- [TASK REQUIREMENTS]: Repeat, line for line, the entries below from the first line to the line containing "Stonefly Nymph: Water", counting both ends.

- [RECORDS FOR PROCESSING]:
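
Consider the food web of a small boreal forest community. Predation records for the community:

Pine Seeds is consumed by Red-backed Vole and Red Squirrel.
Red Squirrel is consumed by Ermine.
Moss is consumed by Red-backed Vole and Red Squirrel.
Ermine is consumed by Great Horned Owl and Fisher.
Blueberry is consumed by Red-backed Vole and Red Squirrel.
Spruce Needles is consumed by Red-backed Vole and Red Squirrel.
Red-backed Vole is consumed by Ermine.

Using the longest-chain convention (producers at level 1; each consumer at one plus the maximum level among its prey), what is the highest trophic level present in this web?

Producers (level 1): Pine Seeds, Moss, Blueberry, Spruce Needles.
Pine Seeds → Red-backed Vole → Ermine → Great Horned Owl gives Great Horned Owl level 4.
No species has a prey at level 4, so no species reaches level 5.

4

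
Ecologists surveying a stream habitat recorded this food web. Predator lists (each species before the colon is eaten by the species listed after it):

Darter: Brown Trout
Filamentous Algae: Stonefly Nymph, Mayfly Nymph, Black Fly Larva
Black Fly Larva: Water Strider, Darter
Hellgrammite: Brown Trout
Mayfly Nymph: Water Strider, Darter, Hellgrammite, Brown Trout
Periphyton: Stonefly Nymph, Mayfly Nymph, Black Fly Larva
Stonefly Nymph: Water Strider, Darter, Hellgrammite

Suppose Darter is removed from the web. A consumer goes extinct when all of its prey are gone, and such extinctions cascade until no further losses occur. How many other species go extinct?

0

Remove Darter.
Every predator of it retains at least one other prey: Brown Trout still has Mayfly Nymph, Hellgrammite.
No consumer loses all prey, so no secondary extinctions occur.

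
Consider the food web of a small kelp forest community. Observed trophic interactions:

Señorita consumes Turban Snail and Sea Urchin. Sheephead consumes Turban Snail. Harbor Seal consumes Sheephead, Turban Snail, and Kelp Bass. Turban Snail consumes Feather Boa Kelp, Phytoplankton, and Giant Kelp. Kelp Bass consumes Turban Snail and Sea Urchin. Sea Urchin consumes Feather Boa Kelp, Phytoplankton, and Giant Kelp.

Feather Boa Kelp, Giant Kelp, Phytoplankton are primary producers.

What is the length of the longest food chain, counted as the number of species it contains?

One longest chain: Feather Boa Kelp → Turban Snail → Kelp Bass → Harbor Seal.
It has 4 species and 3 links.

4 species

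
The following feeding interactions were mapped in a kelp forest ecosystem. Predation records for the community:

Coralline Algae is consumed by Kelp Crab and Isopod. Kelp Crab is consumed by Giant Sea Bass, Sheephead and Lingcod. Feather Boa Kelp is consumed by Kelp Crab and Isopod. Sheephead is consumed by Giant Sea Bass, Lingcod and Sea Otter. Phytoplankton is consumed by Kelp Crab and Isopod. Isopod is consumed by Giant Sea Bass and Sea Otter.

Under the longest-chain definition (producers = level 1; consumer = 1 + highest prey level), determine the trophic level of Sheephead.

Coralline Algae is a producer → level 1.
Kelp Crab eats Coralline Algae (level 1); other prey at levels: Phytoplankton 1, Feather Boa Kelp 1 → level 2.
Sheephead eats Kelp Crab → level 3.

Trophic level 3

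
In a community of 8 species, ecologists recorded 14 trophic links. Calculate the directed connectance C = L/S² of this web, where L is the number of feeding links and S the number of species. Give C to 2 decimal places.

The web has S = 8 species and L = 14 feeding links.
C = L / S² = 14 / 64 = 0.2188 ≈ 0.22.

C = 0.22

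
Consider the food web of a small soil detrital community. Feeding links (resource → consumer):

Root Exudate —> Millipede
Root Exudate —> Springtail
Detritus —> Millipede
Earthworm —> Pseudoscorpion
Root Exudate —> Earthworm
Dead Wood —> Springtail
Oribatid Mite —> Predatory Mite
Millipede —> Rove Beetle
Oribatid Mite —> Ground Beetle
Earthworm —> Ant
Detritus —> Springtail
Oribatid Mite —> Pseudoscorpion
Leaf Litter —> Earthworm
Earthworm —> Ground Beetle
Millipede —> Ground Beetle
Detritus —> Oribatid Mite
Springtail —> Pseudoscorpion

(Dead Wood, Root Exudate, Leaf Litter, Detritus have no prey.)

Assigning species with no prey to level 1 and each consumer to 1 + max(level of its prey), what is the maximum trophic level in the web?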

- [ANSWER SPACE]:
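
Consider the food web of a small boreal forest community. Predation records for the community:

Pine Seeds is consumed by Red-backed Vole and Red Squirrel.
Red Squirrel is consumed by Ermine.
Moss is consumed by Red-backed Vole and Red Squirrel.
Ermine is consumed by Great Horned Owl and Fisher.
Blueberry is consumed by Red-backed Vole and Red Squirrel.
Spruce Needles is consumed by Red-backed Vole and Red Squirrel.
Red-backed Vole is consumed by Ermine.

Using the longest-chain convention (producers at level 1; each consumer at one plus the maximum level among its prey), what is the highest trophic level present in this web?

Producers (level 1): Pine Seeds, Moss, Blueberry, Spruce Needles.
Pine Seeds → Red-backed Vole → Ermine → Great Horned Owl gives Great Horned Owl level 4.
No species has a prey at level 4, so no species reaches level 5.

4

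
Ecologists surveying a stream habitat recorded this food web. Predator lists (each species before the colon is eaten by the species listed after it):

Darter: Brown Trout
Filamentous Algae: Stonefly Nymph, Mayfly Nymph, Black Fly Larva
Black Fly Larva: Water Strider, Darter
Hellgrammite: Brown Trout
Mayfly Nymph: Water Strider, Darter, Hellgrammite, Brown Trout
Periphyton: Stonefly Nymph, Mayfly Nymph, Black Fly Larva
Stonefly Nymph: Water Strider, Darter, Hellgrammite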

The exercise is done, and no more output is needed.